From the data below, repeat exactly the lines from the line with "Dam spillway gate fails to open —" to the line with "Primary hoist motor degraded: yes", both included.

### Collected data entries
Segment Open
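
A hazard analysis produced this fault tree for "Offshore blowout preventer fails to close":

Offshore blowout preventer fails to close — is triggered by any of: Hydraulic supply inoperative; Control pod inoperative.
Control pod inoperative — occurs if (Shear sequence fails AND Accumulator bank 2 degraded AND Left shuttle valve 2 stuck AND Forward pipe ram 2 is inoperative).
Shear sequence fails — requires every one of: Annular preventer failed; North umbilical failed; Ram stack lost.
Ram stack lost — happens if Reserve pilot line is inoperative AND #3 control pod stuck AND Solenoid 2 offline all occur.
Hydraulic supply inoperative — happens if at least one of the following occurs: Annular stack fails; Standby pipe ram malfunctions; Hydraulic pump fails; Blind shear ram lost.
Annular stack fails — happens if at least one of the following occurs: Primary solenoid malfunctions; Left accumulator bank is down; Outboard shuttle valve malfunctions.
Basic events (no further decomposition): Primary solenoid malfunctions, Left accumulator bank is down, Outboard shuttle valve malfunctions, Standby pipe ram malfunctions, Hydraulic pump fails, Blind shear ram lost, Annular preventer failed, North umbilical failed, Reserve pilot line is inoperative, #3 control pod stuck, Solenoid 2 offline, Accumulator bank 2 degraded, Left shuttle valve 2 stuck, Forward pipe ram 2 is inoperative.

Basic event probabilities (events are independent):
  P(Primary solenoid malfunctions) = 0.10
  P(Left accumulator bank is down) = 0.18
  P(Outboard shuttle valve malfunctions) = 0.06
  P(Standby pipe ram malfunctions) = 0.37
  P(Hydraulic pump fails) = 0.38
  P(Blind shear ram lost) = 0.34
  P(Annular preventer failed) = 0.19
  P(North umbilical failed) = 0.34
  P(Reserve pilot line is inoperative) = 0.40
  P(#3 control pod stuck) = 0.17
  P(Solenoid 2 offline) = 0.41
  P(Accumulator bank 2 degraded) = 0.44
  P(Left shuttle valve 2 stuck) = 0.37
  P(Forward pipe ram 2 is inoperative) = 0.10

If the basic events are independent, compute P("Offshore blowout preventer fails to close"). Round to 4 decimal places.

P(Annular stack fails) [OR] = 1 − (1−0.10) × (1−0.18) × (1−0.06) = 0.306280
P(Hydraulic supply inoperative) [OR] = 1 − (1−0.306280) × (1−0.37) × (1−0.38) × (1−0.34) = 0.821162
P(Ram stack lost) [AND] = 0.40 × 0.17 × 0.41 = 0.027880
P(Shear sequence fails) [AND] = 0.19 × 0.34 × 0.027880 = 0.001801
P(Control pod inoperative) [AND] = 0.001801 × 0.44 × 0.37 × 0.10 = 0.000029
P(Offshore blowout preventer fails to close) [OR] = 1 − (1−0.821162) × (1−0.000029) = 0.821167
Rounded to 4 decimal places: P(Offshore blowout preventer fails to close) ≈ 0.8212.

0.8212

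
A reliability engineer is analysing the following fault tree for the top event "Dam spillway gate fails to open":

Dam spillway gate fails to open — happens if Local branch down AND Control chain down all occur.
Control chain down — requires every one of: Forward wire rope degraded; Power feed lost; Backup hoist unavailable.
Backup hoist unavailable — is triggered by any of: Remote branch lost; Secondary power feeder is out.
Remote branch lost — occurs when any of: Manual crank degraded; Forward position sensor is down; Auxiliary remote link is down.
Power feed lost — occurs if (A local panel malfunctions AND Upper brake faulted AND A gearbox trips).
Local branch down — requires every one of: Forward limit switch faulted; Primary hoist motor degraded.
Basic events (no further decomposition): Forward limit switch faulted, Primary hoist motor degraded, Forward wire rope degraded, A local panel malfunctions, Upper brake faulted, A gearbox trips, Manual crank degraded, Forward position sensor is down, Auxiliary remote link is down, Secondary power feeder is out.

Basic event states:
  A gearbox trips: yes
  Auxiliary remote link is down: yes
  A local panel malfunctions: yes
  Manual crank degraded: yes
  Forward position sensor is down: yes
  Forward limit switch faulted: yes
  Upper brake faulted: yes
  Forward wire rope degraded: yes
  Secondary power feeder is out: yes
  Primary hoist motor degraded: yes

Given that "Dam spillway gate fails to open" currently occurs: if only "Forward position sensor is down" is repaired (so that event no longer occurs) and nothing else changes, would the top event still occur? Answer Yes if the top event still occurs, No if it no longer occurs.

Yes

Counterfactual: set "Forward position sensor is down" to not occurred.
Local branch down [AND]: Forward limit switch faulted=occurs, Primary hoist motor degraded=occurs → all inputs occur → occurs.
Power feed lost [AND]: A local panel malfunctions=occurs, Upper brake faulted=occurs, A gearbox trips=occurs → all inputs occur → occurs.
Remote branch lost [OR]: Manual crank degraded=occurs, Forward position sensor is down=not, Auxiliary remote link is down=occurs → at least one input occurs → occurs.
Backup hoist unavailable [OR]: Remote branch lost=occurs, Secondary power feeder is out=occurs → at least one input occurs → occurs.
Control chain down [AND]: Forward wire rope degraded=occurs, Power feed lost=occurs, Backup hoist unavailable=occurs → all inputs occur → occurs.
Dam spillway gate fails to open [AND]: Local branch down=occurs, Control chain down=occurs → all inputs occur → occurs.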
Segment Closed
Segment Open
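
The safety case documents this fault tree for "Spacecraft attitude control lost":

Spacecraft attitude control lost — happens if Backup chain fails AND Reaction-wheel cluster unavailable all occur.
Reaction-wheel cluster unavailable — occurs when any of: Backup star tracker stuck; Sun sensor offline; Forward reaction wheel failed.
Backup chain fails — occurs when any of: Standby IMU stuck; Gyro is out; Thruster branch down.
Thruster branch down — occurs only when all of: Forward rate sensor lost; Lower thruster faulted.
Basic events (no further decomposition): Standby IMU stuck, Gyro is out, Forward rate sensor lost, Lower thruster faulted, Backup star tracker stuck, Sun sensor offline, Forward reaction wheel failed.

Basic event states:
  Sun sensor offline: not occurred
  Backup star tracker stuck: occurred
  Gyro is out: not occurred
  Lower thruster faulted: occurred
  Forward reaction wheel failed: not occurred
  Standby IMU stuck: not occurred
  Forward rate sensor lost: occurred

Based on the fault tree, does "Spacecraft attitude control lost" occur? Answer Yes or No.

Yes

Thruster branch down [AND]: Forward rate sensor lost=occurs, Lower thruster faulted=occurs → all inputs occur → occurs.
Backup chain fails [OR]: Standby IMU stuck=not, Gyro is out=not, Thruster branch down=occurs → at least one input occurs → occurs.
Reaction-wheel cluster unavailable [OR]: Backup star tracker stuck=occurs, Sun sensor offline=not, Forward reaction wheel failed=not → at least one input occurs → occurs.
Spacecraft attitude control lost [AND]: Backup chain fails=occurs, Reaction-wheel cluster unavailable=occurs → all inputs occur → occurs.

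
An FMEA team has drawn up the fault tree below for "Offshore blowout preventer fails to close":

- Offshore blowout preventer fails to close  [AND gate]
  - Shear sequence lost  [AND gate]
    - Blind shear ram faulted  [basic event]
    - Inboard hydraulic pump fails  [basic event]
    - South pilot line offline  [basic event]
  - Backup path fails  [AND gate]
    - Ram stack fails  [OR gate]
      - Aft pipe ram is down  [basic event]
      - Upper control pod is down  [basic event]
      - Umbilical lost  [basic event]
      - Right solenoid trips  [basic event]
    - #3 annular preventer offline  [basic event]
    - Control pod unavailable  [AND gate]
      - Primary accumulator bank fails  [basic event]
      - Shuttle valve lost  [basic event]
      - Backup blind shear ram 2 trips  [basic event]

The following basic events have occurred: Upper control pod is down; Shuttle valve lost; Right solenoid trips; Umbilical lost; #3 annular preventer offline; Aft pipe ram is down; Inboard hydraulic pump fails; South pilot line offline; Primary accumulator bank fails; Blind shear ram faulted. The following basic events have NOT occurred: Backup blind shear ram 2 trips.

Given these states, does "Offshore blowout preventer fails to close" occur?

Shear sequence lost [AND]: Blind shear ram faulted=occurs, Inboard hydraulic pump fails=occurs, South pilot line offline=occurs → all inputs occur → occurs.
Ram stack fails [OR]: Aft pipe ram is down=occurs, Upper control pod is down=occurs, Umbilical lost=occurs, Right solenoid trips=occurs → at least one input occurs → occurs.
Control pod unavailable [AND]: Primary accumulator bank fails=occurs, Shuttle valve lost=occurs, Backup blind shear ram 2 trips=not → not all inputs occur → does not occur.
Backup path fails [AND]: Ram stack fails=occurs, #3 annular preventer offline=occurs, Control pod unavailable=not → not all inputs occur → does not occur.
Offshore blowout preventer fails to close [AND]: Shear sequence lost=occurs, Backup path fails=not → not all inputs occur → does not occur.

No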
Segment Closed
### ANSWER SPACE
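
Dam spillway gate fails to open — happens if Local branch down AND Control chain down all occur.
Control chain down — requires every one of: Forward wire rope degraded; Power feed lost; Backup hoist unavailable.
Backup hoist unavailable — is triggered by any of: Remote branch lost; Secondary power feeder is out.
Remote branch lost — occurs when any of: Manual crank degraded; Forward position sensor is down; Auxiliary remote link is down.
Power feed lost — occurs if (A local panel malfunctions AND Upper brake faulted AND A gearbox trips).
Local branch down — requires every one of: Forward limit switch faulted; Primary hoist motor degraded.
Basic events (no further decomposition): Forward limit switch faulted, Primary hoist motor degraded, Forward wire rope degraded, A local panel malfunctions, Upper brake faulted, A gearbox trips, Manual crank degraded, Forward position sensor is down, Auxiliary remote link is down, Secondary power feeder is out.

Basic event states:
  A gearbox trips: yes
  Auxiliary remote link is down: yes
  A local panel malfunctions: yes
  Manual crank degraded: yes
  Forward position sensor is down: yes
  Forward limit switch faulted: yes
  Upper brake faulted: yes
  Forward wire rope degraded: yes
  Secondary power feeder is out: yes
  Primary hoist motor degraded: yes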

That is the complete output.